▸ PROBLEM REQUIREMENTS: Transcribe the full listing with no word altered.

▸ EXERCISE DATA:

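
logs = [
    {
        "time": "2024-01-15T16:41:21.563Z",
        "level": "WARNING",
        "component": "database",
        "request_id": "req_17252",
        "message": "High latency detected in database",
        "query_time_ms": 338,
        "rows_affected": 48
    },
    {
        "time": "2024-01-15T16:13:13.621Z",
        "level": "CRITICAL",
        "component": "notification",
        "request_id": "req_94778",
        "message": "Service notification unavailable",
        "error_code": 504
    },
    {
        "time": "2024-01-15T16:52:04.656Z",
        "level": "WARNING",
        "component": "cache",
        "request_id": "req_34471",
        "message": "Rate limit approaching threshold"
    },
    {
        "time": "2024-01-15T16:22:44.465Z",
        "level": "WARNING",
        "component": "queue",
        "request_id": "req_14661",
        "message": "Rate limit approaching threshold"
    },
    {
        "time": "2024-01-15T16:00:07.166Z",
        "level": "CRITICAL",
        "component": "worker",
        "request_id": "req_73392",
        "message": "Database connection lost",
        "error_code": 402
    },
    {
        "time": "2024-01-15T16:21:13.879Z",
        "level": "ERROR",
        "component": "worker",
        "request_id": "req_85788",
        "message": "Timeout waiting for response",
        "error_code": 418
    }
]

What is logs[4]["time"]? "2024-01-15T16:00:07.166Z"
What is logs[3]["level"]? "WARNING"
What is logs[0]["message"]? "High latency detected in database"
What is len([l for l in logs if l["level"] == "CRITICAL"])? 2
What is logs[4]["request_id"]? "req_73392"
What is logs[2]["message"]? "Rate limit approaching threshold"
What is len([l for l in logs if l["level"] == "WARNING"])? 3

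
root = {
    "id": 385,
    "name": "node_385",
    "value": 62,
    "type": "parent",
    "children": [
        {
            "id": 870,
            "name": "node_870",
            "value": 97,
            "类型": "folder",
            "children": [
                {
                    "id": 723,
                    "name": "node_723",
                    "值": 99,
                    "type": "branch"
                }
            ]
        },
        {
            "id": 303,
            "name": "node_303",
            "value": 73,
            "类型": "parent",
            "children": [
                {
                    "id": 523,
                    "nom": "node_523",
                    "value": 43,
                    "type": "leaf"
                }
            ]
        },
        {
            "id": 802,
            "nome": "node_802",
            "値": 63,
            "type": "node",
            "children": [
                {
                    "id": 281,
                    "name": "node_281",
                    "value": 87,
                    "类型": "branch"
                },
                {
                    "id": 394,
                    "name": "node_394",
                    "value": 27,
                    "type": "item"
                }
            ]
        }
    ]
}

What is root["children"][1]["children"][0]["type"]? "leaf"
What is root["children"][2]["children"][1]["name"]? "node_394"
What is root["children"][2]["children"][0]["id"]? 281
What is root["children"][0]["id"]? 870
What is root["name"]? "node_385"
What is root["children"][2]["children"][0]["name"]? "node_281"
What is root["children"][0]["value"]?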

▸ EXPECTED OUTPUT:
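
logs = [
    {
        "time": "2024-01-15T16:41:21.563Z",
        "level": "WARNING",
        "component": "database",
        "request_id": "req_17252",
        "message": "High latency detected in database",
        "query_time_ms": 338,
        "rows_affected": 48
    },
    {
        "time": "2024-01-15T16:13:13.621Z",
        "level": "CRITICAL",
        "component": "notification",
        "request_id": "req_94778",
        "message": "Service notification unavailable",
        "error_code": 504
    },
    {
        "time": "2024-01-15T16:52:04.656Z",
        "level": "WARNING",
        "component": "cache",
        "request_id": "req_34471",
        "message": "Rate limit approaching threshold"
    },
    {
        "time": "2024-01-15T16:22:44.465Z",
        "level": "WARNING",
        "component": "queue",
        "request_id": "req_14661",
        "message": "Rate limit approaching threshold"
    },
    {
        "time": "2024-01-15T16:00:07.166Z",
        "level": "CRITICAL",
        "component": "worker",
        "request_id": "req_73392",
        "message": "Database connection lost",
        "error_code": 402
    },
    {
        "time": "2024-01-15T16:21:13.879Z",
        "level": "ERROR",
        "component": "worker",
        "request_id": "req_85788",
        "message": "Timeout waiting for response",
        "error_code": 418
    }
]

What is logs[4]["time"]? "2024-01-15T16:00:07.166Z"
What is logs[3]["level"]? "WARNING"
What is logs[0]["message"]? "High latency detected in database"
What is len([l for l in logs if l["level"] == "CRITICAL"])? 2
What is logs[4]["request_id"]? "req_73392"
What is logs[2]["message"]? "Rate limit approaching threshold"
What is len([l for l in logs if l["level"] == "WARNING"])? 3

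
root = {
    "id": 385,
    "name": "node_385",
    "value": 62,
    "type": "parent",
    "children": [
        {
            "id": 870,
            "name": "node_870",
            "value": 97,
            "类型": "folder",
            "children": [
                {
                    "id": 723,
                    "name": "node_723",
                    "值": 99,
                    "type": "branch"
                }
            ]
        },
        {
            "id": 303,
            "name": "node_303",
            "value": 73,
            "类型": "parent",
            "children": [
                {
                    "id": 523,
                    "nom": "node_523",
                    "value": 43,
                    "type": "leaf"
                }
            ]
        },
        {
            "id": 802,
            "nome": "node_802",
            "値": 63,
            "type": "node",
            "children": [
                {
                    "id": 281,
                    "name": "node_281",
                    "value": 87,
                    "类型": "branch"
                },
                {
                    "id": 394,
                    "name": "node_394",
                    "value": 27,
                    "type": "item"
                }
            ]
        }
    ]
}

What is root["children"][1]["children"][0]["type"]? "leaf"
What is root["children"][2]["children"][1]["name"]? "node_394"
What is root["children"][2]["children"][0]["id"]? 281
What is root["children"][0]["id"]? 870
What is root["name"]? "node_385"
What is root["children"][2]["children"][0]["name"]? "node_281"
What is root["children"][0]["value"]?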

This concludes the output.